[Data items]

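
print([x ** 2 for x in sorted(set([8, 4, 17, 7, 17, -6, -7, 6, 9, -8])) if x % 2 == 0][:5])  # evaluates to [64, 36, 16, 36, 64]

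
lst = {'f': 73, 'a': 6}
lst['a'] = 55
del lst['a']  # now {'f': 73}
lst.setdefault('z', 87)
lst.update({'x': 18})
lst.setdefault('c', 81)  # 81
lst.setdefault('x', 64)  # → 18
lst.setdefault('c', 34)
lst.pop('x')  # 18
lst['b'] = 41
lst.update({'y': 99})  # {'f': 73, 'z': 87, 'c': 81, 'b': 41, 'y': 99}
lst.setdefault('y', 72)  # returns 99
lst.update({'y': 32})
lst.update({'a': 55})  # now {'f': 73, 'z': 87, 'c': 81, 'b': 41, 'y': 32, 'a': 55}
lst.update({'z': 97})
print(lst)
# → {'f': 73, 'z': 97, 'c': 81, 'b': 41, 'y': 32, 'a': 55}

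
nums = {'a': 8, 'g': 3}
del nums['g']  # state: {'a': 8}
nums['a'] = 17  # {'a': 17}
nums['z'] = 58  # {'a': 17, 'z': 58}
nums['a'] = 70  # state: {'a': 70, 'z': 58}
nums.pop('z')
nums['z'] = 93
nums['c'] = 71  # {'a': 70, 'z': 93, 'c': 71}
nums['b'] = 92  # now {'a': 70, 'z': 93, 'c': 71, 'b': 92}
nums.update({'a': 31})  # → {'a': 31, 'z': 93, 'c': 71, 'b': 92}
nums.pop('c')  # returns 71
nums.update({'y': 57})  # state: {'a': 31, 'z': 93, 'b': 92, 'y': 57}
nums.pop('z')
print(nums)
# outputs {'a': 31, 'b': 92, 'y': 57}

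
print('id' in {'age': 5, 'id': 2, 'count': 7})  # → True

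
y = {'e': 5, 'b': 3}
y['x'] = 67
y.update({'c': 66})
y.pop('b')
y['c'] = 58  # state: {'e': 5, 'x': 67, 'c': 58}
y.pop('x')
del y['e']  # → {'c': 58}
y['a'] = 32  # {'c': 58, 'a': 32}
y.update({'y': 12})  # {'c': 58, 'a': 32, 'y': 12}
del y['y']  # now {'c': 58, 'a': 32}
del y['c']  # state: {'a': 32}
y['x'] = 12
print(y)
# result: {'a': 32, 'x': 12}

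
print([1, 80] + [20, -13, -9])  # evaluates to [1, 80, 20, -13, -9]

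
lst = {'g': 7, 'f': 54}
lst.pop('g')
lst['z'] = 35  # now {'f': 54, 'z': 35}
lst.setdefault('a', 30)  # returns 30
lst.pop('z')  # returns 35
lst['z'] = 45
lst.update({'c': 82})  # {'f': 54, 'a': 30, 'z': 45, 'c': 82}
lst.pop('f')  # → 54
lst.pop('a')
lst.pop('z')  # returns 45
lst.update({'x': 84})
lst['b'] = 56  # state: {'c': 82, 'x': 84, 'b': 56}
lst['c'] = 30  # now {'c': 30, 'x': 84, 'b': 56}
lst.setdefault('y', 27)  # 27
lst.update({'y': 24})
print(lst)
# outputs {'c': 30, 'x': 84, 'b': 56, 'y': 24}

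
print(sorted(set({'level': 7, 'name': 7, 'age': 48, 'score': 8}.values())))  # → [7, 8, 48]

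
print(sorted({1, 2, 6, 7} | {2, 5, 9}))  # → [1, 2, 5, 6, 7, 9]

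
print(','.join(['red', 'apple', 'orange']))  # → red,apple,orange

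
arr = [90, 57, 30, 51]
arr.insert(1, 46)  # [90, 46, 57, 30, 51]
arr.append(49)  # [90, 46, 57, 30, 51, 49]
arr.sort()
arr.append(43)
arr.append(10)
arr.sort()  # [10, 30, 43, 46, 49, 51, 57, 90]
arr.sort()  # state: [10, 30, 43, 46, 49, 51, 57, 90]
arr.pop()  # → 90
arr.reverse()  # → [57, 51, 49, 46, 43, 30, 10]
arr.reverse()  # [10, 30, 43, 46, 49, 51, 57]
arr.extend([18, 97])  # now [10, 30, 43, 46, 49, 51, 57, 18, 97]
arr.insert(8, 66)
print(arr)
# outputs [10, 30, 43, 46, 49, 51, 57, 18, 66, 97]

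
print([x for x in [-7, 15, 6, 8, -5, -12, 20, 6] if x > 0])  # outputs [15, 6, 8, 20, 6]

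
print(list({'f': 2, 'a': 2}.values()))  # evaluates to [2, 2]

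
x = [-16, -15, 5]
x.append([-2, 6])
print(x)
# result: [-16, -15, 5, [-2, 6]]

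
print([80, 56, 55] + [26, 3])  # [80, 56, 55, 26, 3]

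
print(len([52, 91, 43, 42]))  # 4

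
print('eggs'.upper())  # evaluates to EGGS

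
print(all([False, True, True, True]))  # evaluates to False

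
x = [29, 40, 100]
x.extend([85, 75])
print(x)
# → [29, 40, 100, 85, 75]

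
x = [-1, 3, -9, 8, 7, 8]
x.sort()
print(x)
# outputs [-9, -1, 3, 7, 8, 8]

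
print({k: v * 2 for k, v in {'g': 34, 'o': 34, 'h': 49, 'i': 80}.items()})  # {'g': 68, 'o': 68, 'h': 98, 'i': 160}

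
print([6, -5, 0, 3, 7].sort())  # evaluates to None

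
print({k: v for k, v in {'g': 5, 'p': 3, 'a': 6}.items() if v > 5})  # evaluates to {'a': 6}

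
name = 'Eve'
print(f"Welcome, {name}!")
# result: Welcome, Eve!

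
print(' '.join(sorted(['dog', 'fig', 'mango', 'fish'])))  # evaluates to dog fig fish mango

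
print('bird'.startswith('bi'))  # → True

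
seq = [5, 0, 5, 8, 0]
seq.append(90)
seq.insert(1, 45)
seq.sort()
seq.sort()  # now [0, 0, 5, 5, 8, 45, 90]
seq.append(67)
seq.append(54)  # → [0, 0, 5, 5, 8, 45, 90, 67, 54]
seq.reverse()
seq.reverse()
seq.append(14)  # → [0, 0, 5, 5, 8, 45, 90, 67, 54, 14]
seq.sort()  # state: [0, 0, 5, 5, 8, 14, 45, 54, 67, 90]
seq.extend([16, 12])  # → [0, 0, 5, 5, 8, 14, 45, 54, 67, 90, 16, 12]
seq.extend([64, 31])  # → [0, 0, 5, 5, 8, 14, 45, 54, 67, 90, 16, 12, 64, 31]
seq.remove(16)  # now [0, 0, 5, 5, 8, 14, 45, 54, 67, 90, 12, 64, 31]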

Work order: An exact copy of every line above is needed.

Your response:
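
print([x ** 2 for x in sorted(set([8, 4, 17, 7, 17, -6, -7, 6, 9, -8])) if x % 2 == 0][:5])  # evaluates to [64, 36, 16, 36, 64]

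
lst = {'f': 73, 'a': 6}
lst['a'] = 55
del lst['a']  # now {'f': 73}
lst.setdefault('z', 87)
lst.update({'x': 18})
lst.setdefault('c', 81)  # 81
lst.setdefault('x', 64)  # → 18
lst.setdefault('c', 34)
lst.pop('x')  # 18
lst['b'] = 41
lst.update({'y': 99})  # {'f': 73, 'z': 87, 'c': 81, 'b': 41, 'y': 99}
lst.setdefault('y', 72)  # returns 99
lst.update({'y': 32})
lst.update({'a': 55})  # now {'f': 73, 'z': 87, 'c': 81, 'b': 41, 'y': 32, 'a': 55}
lst.update({'z': 97})
print(lst)
# → {'f': 73, 'z': 97, 'c': 81, 'b': 41, 'y': 32, 'a': 55}

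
nums = {'a': 8, 'g': 3}
del nums['g']  # state: {'a': 8}
nums['a'] = 17  # {'a': 17}
nums['z'] = 58  # {'a': 17, 'z': 58}
nums['a'] = 70  # state: {'a': 70, 'z': 58}
nums.pop('z')
nums['z'] = 93
nums['c'] = 71  # {'a': 70, 'z': 93, 'c': 71}
nums['b'] = 92  # now {'a': 70, 'z': 93, 'c': 71, 'b': 92}
nums.update({'a': 31})  # → {'a': 31, 'z': 93, 'c': 71, 'b': 92}
nums.pop('c')  # returns 71
nums.update({'y': 57})  # state: {'a': 31, 'z': 93, 'b': 92, 'y': 57}
nums.pop('z')
print(nums)
# outputs {'a': 31, 'b': 92, 'y': 57}

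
print('id' in {'age': 5, 'id': 2, 'count': 7})  # → True

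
y = {'e': 5, 'b': 3}
y['x'] = 67
y.update({'c': 66})
y.pop('b')
y['c'] = 58  # state: {'e': 5, 'x': 67, 'c': 58}
y.pop('x')
del y['e']  # → {'c': 58}
y['a'] = 32  # {'c': 58, 'a': 32}
y.update({'y': 12})  # {'c': 58, 'a': 32, 'y': 12}
del y['y']  # now {'c': 58, 'a': 32}
del y['c']  # state: {'a': 32}
y['x'] = 12
print(y)
# result: {'a': 32, 'x': 12}

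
print([1, 80] + [20, -13, -9])  # evaluates to [1, 80, 20, -13, -9]

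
lst = {'g': 7, 'f': 54}
lst.pop('g')
lst['z'] = 35  # now {'f': 54, 'z': 35}
lst.setdefault('a', 30)  # returns 30
lst.pop('z')  # returns 35
lst['z'] = 45
lst.update({'c': 82})  # {'f': 54, 'a': 30, 'z': 45, 'c': 82}
lst.pop('f')  # → 54
lst.pop('a')
lst.pop('z')  # returns 45
lst.update({'x': 84})
lst['b'] = 56  # state: {'c': 82, 'x': 84, 'b': 56}
lst['c'] = 30  # now {'c': 30, 'x': 84, 'b': 56}
lst.setdefault('y', 27)  # 27
lst.update({'y': 24})
print(lst)
# outputs {'c': 30, 'x': 84, 'b': 56, 'y': 24}

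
print(sorted(set({'level': 7, 'name': 7, 'age': 48, 'score': 8}.values())))  # → [7, 8, 48]

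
print(sorted({1, 2, 6, 7} | {2, 5, 9}))  # → [1, 2, 5, 6, 7, 9]

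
print(','.join(['red', 'apple', 'orange']))  # → red,apple,orange

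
arr = [90, 57, 30, 51]
arr.insert(1, 46)  # [90, 46, 57, 30, 51]
arr.append(49)  # [90, 46, 57, 30, 51, 49]
arr.sort()
arr.append(43)
arr.append(10)
arr.sort()  # [10, 30, 43, 46, 49, 51, 57, 90]
arr.sort()  # state: [10, 30, 43, 46, 49, 51, 57, 90]
arr.pop()  # → 90
arr.reverse()  # → [57, 51, 49, 46, 43, 30, 10]
arr.reverse()  # [10, 30, 43, 46, 49, 51, 57]
arr.extend([18, 97])  # now [10, 30, 43, 46, 49, 51, 57, 18, 97]
arr.insert(8, 66)
print(arr)
# outputs [10, 30, 43, 46, 49, 51, 57, 18, 66, 97]

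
print([x for x in [-7, 15, 6, 8, -5, -12, 20, 6] if x > 0])  # outputs [15, 6, 8, 20, 6]

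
print(list({'f': 2, 'a': 2}.values()))  # evaluates to [2, 2]

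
x = [-16, -15, 5]
x.append([-2, 6])
print(x)
# result: [-16, -15, 5, [-2, 6]]

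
print([80, 56, 55] + [26, 3])  # [80, 56, 55, 26, 3]

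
print(len([52, 91, 43, 42]))  # 4

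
print('eggs'.upper())  # evaluates to EGGS

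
print(all([False, True, True, True]))  # evaluates to False

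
x = [29, 40, 100]
x.extend([85, 75])
print(x)
# → [29, 40, 100, 85, 75]

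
x = [-1, 3, -9, 8, 7, 8]
x.sort()
print(x)
# outputs [-9, -1, 3, 7, 8, 8]

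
print({k: v * 2 for k, v in {'g': 34, 'o': 34, 'h': 49, 'i': 80}.items()})  # {'g': 68, 'o': 68, 'h': 98, 'i': 160}

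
print([6, -5, 0, 3, 7].sort())  # evaluates to None

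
print({k: v for k, v in {'g': 5, 'p': 3, 'a': 6}.items() if v > 5})  # evaluates to {'a': 6}

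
name = 'Eve'
print(f"Welcome, {name}!")
# result: Welcome, Eve!

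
print(' '.join(sorted(['dog', 'fig', 'mango', 'fish'])))  # evaluates to dog fig fish mango

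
print('bird'.startswith('bi'))  # → True

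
seq = [5, 0, 5, 8, 0]
seq.append(90)
seq.insert(1, 45)
seq.sort()
seq.sort()  # now [0, 0, 5, 5, 8, 45, 90]
seq.append(67)
seq.append(54)  # → [0, 0, 5, 5, 8, 45, 90, 67, 54]
seq.reverse()
seq.reverse()
seq.append(14)  # → [0, 0, 5, 5, 8, 45, 90, 67, 54, 14]
seq.sort()  # state: [0, 0, 5, 5, 8, 14, 45, 54, 67, 90]
seq.extend([16, 12])  # → [0, 0, 5, 5, 8, 14, 45, 54, 67, 90, 16, 12]
seq.extend([64, 31])  # → [0, 0, 5, 5, 8, 14, 45, 54, 67, 90, 16, 12, 64, 31]
seq.remove(16)  # now [0, 0, 5, 5, 8, 14, 45, 54, 67, 90, 12, 64, 31]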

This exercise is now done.